> _WHAT IS REQUIRED_
Only lines containing the word "list" are needed; pull them out of the material.

> _SOURCE MATERIAL_
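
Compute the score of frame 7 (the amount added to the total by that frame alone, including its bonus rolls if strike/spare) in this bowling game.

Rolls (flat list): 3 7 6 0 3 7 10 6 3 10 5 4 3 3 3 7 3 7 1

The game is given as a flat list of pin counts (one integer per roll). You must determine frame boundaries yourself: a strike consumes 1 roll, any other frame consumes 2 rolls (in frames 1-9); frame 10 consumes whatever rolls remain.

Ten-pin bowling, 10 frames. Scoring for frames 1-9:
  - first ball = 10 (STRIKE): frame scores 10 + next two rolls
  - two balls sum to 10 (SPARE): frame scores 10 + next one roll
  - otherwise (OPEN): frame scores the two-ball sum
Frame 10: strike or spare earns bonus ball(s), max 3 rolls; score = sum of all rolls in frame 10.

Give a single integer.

Answer: 9

Derivation:
Frame 1: SPARE (3+7=10). 10 + next roll (6) = 16. Cumulative: 16
Frame 2: OPEN (6+0=6). Cumulative: 22
Frame 3: SPARE (3+7=10). 10 + next roll (10) = 20. Cumulative: 42
Frame 4: STRIKE. 10 + next two rolls (6+3) = 19. Cumulative: 61
Frame 5: OPEN (6+3=9). Cumulative: 70
Frame 6: STRIKE. 10 + next two rolls (5+4) = 19. Cumulative: 89
Frame 7: OPEN (5+4=9). Cumulative: 98
Frame 8: OPEN (3+3=6). Cumulative: 104
Frame 9: SPARE (3+7=10). 10 + next roll (3) = 13. Cumulative: 117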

> _RESULT_
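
Rolls (flat list): 3 7 6 0 3 7 10 6 3 10 5 4 3 3 3 7 3 7 1
The game is given as a flat list of pin counts (one integer per roll). You must determine frame boundaries yourself: a strike consumes 1 roll, any other frame consumes 2 rolls (in frames 1-9); frame 10 consumes whatever rolls remain.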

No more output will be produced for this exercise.